Stored dataset items:

Segment Open

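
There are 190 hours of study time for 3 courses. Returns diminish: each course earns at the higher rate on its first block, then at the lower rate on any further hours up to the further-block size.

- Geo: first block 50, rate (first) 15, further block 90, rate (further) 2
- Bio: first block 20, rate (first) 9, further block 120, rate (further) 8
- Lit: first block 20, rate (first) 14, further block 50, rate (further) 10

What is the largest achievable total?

Rank every tier by rate: Geo/T1 15 > Lit/T1 14 > Lit/T2 10 > Bio/T1 9 > Bio/T2 8 > Geo/T2 2.
Fill Geo T1 block (50 at 15) — 140 left.
Lit/T1 (14): +20 — 120 left.
Fill Lit T2 block (50 at 10) — 70 left.
Fill Bio T1 block (20 at 9) — 50 left.
Bio T2 at 8: only 50 left, fill 50.
Total = 15×50 + 14×20 + 10×50 + 9×20 + 8×50 = 2110.

2110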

Segment Closed

*Task*. Please filter the data down to the lines containing the word "first".

*Response to the exercise*.
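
There are 190 hours of study time for 3 courses. Returns diminish: each course earns at the higher rate on its first block, then at the lower rate on any further hours up to the further-block size.
- Geo: first block 50, rate (first) 15, further block 90, rate (further) 2
- Bio: first block 20, rate (first) 9, further block 120, rate (further) 8
- Lit: first block 20, rate (first) 14, further block 50, rate (further) 10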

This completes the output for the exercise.